Required action » What is needed is a word-for-word copy of the records below.

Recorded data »
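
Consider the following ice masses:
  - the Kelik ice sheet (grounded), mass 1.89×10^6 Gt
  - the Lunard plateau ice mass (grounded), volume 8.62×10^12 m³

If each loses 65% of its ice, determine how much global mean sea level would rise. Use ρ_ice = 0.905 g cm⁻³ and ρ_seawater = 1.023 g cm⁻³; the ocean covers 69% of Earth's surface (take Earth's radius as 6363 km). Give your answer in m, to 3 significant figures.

Kelik: 0.65 × 1.89×10^6 Gt = 1.228×10^18 kg; dividing by ρ_w = 1.023 g cm⁻³ = 1023 kg m⁻³ gives 1.201×10^15 m³ of water.
Lunard: 0.65 × 8.62×10^12 m³ × (905/1023) = 4.957×10^12 m³ of water.
Total added water ≈ 1.206×10^15 m³ over 3.51×10^14 m² → Δh = 3.43 m.

≈ 3.43 m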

Answer box »
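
Consider the following ice masses:
  - the Kelik ice sheet (grounded), mass 1.89×10^6 Gt
  - the Lunard plateau ice mass (grounded), volume 8.62×10^12 m³

If each loses 65% of its ice, determine how much global mean sea level would rise. Use ρ_ice = 0.905 g cm⁻³ and ρ_seawater = 1.023 g cm⁻³; the ocean covers 69% of Earth's surface (take Earth's radius as 6363 km). Give your answer in m, to 3 significant figures.

Kelik: 0.65 × 1.89×10^6 Gt = 1.228×10^18 kg; dividing by ρ_w = 1.023 g cm⁻³ = 1023 kg m⁻³ gives 1.201×10^15 m³ of water.
Lunard: 0.65 × 8.62×10^12 m³ × (905/1023) = 4.957×10^12 m³ of water.
Total added water ≈ 1.206×10^15 m³ over 3.51×10^14 m² → Δh = 3.43 m.

≈ 3.43 m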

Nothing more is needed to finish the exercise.